* **ACTIVITY**
From the line containing "image of σ." through the last line of the data, return those lines exactly as written and nothing more.

* **AVAILABLE DATA**

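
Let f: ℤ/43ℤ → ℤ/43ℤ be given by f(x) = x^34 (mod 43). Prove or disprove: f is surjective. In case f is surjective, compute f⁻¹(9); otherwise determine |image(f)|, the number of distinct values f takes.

22

f(21): Repeated squaring mod 43: 21^1 ≡ 21, 21^2 ≡ 21² = 441 ≡ 11, 21^4 ≡ 11² = 121 ≡ 35, 21^8 ≡ 35² = 1225 ≡ 21, 21^16 ≡ 21² = 441 ≡ 11, 21^32 ≡ 11² = 121 ≡ 35. Since 34 = 32 + 2, 21^34 ≡ 35·11: 35·11 = 385 ≡ 41. So 21^34 ≡ 41 (mod 43).
f(22): Repeated squaring mod 43: 22^1 ≡ 22, 22^2 ≡ 22² = 484 ≡ 11, 22^4 ≡ 11² = 121 ≡ 35, 22^8 ≡ 35² = 1225 ≡ 21, 22^16 ≡ 21² = 441 ≡ 11, 22^32 ≡ 11² = 121 ≡ 35. Since 34 = 32 + 2, 22^34 ≡ 35·11: 35·11 = 385 ≡ 41. So 22^34 ≡ 41 (mod 43).
So f(21) = f(22) = 41 while 21 ≠ 22, thus f is not injective.
A non-injective map from the 43-element set ℤ/43ℤ to itself takes at most 42 distinct values, so it cannot be surjective. Thus f is not surjective.
Since f is not surjective, we determine |image(f)|. Computing x^34 mod 43 for each x (by repeated squaring, reducing mod 43 at every step), the values f(0), f(1), …, f(42) are: 0, 1, 21, 31, 11, 10, 6, 36, 16, 15, 38, 4, 40, 17, 25, 9, 35, 13, 14, 23, 24, 41, 41, 24, 23, 14, 13, 35, 9, 25, 17, 40, 4, 38, 15, 16, 36, 6, 10, 11, 31, 21, 1.
The distinct values are {0, 1, 4, 6, 9, 10, 11, 13, 14, 15, 16, 17, 21, 23, 24, 25, 31, 35, 36, 38, 40, 41}; there are 22 of them.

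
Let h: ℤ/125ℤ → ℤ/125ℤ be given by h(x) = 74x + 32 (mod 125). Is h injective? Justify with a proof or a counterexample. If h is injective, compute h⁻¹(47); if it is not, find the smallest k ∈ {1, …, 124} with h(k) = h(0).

If h(s) = h(t), then 74s ≡ 74t (mod 125). Because gcd(74, 125) = 1, we may cancel 74 to get s ≡ t (mod 125).
Therefore h is injective.
We now compute 74⁻¹ mod 125 explicitly. Euclid's algorithm: 125 = 1·74 + 51, 74 = 1·51 + 23, 51 = 2·23 + 5, 23 = 4·5 + 3, 5 = 1·3 + 2, 3 = 1·2 + 1; back-substituting gives 1 = 49·74 − 29·125, so 74⁻¹ ≡ 49 (mod 125).
Since h is injective, we find h⁻¹(47): we need 74x ≡ 47 − 32 ≡ 15 (mod 125). Using 74⁻¹ = 49: x ≡ 49·15 = 735 = 5·125 + 110, so x = 110.
Check: h(110) = 74·110 + 32 = 8172 = 65·125 + 47 ≡ 47 (mod 125).

110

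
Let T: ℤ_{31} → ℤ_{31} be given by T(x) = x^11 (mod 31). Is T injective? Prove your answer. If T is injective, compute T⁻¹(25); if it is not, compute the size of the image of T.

5

Since 31 is prime, the nonzero elements of ℤ_{31} form a cyclic group of order 30.
As gcd(11, 30) = 1, raising to the 11th power is a bijection on this group: if u^11 ≡ v^11 then (uv^{−1})^11 = 1, and the only element of order dividing gcd(11, 30) = 1 is 1, so u = v.
With T(0) = 0 this makes T injective on all of ℤ_{31}, hence bijective (finite equal-size domain and codomain). In particular T is injective.
Since T is injective, we find the preimage of 25. The inverse of x ↦ x^11 on (ℤ_{31})^× is x ↦ x^11, because 11·11 = 121 = 4·30 + 1 ≡ 1 (mod 30) and x^{30} = 1 for x ≠ 0 (Fermat). So T⁻¹(25) = 25^11 mod 31.
Repeated squaring mod 31: 25^1 ≡ 25, 25^2 ≡ 25² = 625 ≡ 5, 25^4 ≡ 5² = 25, 25^8 ≡ 25² = 625 ≡ 5. Since 11 = 8 + 2 + 1, 25^11 ≡ 5·5·25: 5·5 = 25, then 25·25 = 625 ≡ 5. So 25^11 ≡ 5 (mod 31).
Hence T⁻¹(25) = 5.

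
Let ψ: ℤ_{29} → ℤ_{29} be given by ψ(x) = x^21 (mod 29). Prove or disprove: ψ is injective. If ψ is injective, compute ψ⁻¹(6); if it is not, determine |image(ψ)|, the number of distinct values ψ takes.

ψ(2): Repeated squaring mod 29: 2^1 ≡ 2, 2^2 ≡ 2² = 4, 2^4 ≡ 4² = 16, 2^8 ≡ 16² = 256 ≡ 24, 2^16 ≡ 24² = 576 ≡ 25. Since 21 = 16 + 4 + 1, 2^21 ≡ 25·16·2: 25·16 = 400 ≡ 23, then 23·2 = 46 ≡ 17. So 2^21 ≡ 17 (mod 29).
ψ(3): Repeated squaring mod 29: 3^1 ≡ 3, 3^2 ≡ 3² = 9, 3^4 ≡ 9² = 81 ≡ 23, 3^8 ≡ 23² = 529 ≡ 7, 3^16 ≡ 7² = 49 ≡ 20. Since 21 = 16 + 4 + 1, 3^21 ≡ 20·23·3: 20·23 = 460 ≡ 25, then 25·3 = 75 ≡ 17. So 3^21 ≡ 17 (mod 29).
So ψ(2) = ψ(3) = 17 while 2 ≠ 3, hence ψ is not injective.
Since ψ is not injective, we determine |image(ψ)|. Computing x^21 mod 29 for each x (by repeated squaring, reducing mod 29 at every step), the values ψ(0), ψ(1), …, ψ(28) are: 0, 1, 17, 17, 28, 28, 28, 1, 12, 28, 12, 17, 12, 28, 17, 12, 1, 17, 12, 17, 1, 17, 28, 1, 1, 1, 12, 12, 28.
The distinct values are {0, 1, 12, 17, 28}; there are 5 of them.

5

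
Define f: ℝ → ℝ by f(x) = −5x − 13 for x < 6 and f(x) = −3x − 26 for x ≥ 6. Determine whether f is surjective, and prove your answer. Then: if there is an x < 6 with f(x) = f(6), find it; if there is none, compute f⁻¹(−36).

Both pieces are strictly decreasing (slopes −5 and −3), so each is injective on its own interval.
The left piece maps (−∞, 6) onto (−43, ∞); the right piece maps [6, ∞) onto (−∞, −44].
The union (−43, ∞) ∪ (−∞, −44] omits the interval between −43 and −44; in particular −43 has no preimage. So f is not surjective.
Because the two images are disjoint, no x < 6 has f(x) = f(6), so we compute f⁻¹(−36): −36 lies in (−43, ∞), so solve −5x − 13 = −36: x = (−36 + 13)/(−5) = 23/5.

23/5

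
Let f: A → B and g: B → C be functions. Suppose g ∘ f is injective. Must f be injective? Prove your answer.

Suppose f(x_1) = f(x_2). Applying g: (g ∘ f)(x_1) = (g ∘ f)(x_2). Since g ∘ f is injective, x_1 = x_2. Hence f is injective.

injective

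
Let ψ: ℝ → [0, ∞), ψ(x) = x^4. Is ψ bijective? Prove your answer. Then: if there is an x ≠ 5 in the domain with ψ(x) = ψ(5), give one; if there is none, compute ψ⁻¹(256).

-5

ψ(5) = 625 = (−5)^4 = ψ(−5) (since 4 is even), with 5 ≠ −5. So ψ is not injective, hence not bijective.
For the follow-up, such an x exists: taking x = −5 ∈ ℝ gives ψ(−5) = 625 = ψ(5) with −5 ≠ 5.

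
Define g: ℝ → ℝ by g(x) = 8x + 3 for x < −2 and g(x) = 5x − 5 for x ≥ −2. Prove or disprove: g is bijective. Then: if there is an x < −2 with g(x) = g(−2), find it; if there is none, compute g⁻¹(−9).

Both pieces are strictly increasing (slopes 8 and 5), so each is injective on its own interval.
The left piece maps (−∞, −2) onto (−∞, −13); the right piece maps [−2, ∞) onto [−15, ∞).
These images overlap. In particular g(−2) = −15 (right piece), and solving 8x + 3 = −15 on the left piece gives x = −9/4 < −2.
So g(−9/4) = g(−2) with −9/4 ≠ −2, and g is not injective, hence not bijective. This x = −9/4 is the requested value below −2.

-9/4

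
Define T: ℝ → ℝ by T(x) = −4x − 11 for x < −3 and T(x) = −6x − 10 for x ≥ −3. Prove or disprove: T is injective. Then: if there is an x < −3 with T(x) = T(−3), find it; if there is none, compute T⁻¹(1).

-19/4

Both pieces are strictly decreasing (slopes −4 and −6), so each is injective on its own interval.
The left piece maps (−∞, −3) onto (1, ∞); the right piece maps [−3, ∞) onto (−∞, 8].
These images overlap. In particular T(−3) = 8 (right piece), and solving −4x − 11 = 8 on the left piece gives x = −19/4 < −3.
So T(−19/4) = T(−3) with −19/4 ≠ −3, and T is not injective. This x = −19/4 is the requested value below −3.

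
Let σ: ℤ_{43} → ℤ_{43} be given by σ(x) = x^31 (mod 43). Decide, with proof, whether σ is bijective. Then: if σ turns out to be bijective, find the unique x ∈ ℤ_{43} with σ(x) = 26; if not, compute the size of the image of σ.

Since 43 is prime, the nonzero elements of ℤ_{43} form a cyclic group of order 42.
As gcd(31, 42) = 1, raising to the 31st power is a bijection on this group: if u^31 ≡ v^31 then (uv^{−1})^31 = 1, and the only element of order dividing gcd(31, 42) = 1 is 1, so u = v.
With σ(0) = 0 this makes σ injective on all of ℤ_{43}, hence bijective (finite equal-size domain and codomain). In particular σ is bijective.
Since σ is bijective, we find the preimage of 26. The inverse of x ↦ x^31 on (ℤ_{43})^× is x ↦ x^19, because 31·19 = 589 = 14·42 + 1 ≡ 1 (mod 42) and x^{42} = 1 for x ≠ 0 (Fermat). So σ⁻¹(26) = 26^19 mod 43.
Repeated squaring mod 43: 26^1 ≡ 26, 26^2 ≡ 26² = 676 ≡ 31, 26^4 ≡ 31² = 961 ≡ 15, 26^8 ≡ 15² = 225 ≡ 10, 26^16 ≡ 10² = 100 ≡ 14. Since 19 = 16 + 2 + 1, 26^19 ≡ 14·31·26: 14·31 = 434 ≡ 4, then 4·26 = 104 ≡ 18. So 26^19 ≡ 18 (mod 43).
Hence σ⁻¹(26) = 18.

18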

* **SOLUTION FOR THIS TASK**
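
Let σ: ℤ_{43} → ℤ_{43} be given by σ(x) = x^31 (mod 43). Decide, with proof, whether σ is bijective. Then: if σ turns out to be bijective, find the unique x ∈ ℤ_{43} with σ(x) = 26; if not, compute the size of the image of σ.

Since 43 is prime, the nonzero elements of ℤ_{43} form a cyclic group of order 42.
As gcd(31, 42) = 1, raising to the 31st power is a bijection on this group: if u^31 ≡ v^31 then (uv^{−1})^31 = 1, and the only element of order dividing gcd(31, 42) = 1 is 1, so u = v.
With σ(0) = 0 this makes σ injective on all of ℤ_{43}, hence bijective (finite equal-size domain and codomain). In particular σ is bijective.
Since σ is bijective, we find the preimage of 26. The inverse of x ↦ x^31 on (ℤ_{43})^× is x ↦ x^19, because 31·19 = 589 = 14·42 + 1 ≡ 1 (mod 42) and x^{42} = 1 for x ≠ 0 (Fermat). So σ⁻¹(26) = 26^19 mod 43.
Repeated squaring mod 43: 26^1 ≡ 26, 26^2 ≡ 26² = 676 ≡ 31, 26^4 ≡ 31² = 961 ≡ 15, 26^8 ≡ 15² = 225 ≡ 10, 26^16 ≡ 10² = 100 ≡ 14. Since 19 = 16 + 2 + 1, 26^19 ≡ 14·31·26: 14·31 = 434 ≡ 4, then 4·26 = 104 ≡ 18. So 26^19 ≡ 18 (mod 43).
Hence σ⁻¹(26) = 18.

18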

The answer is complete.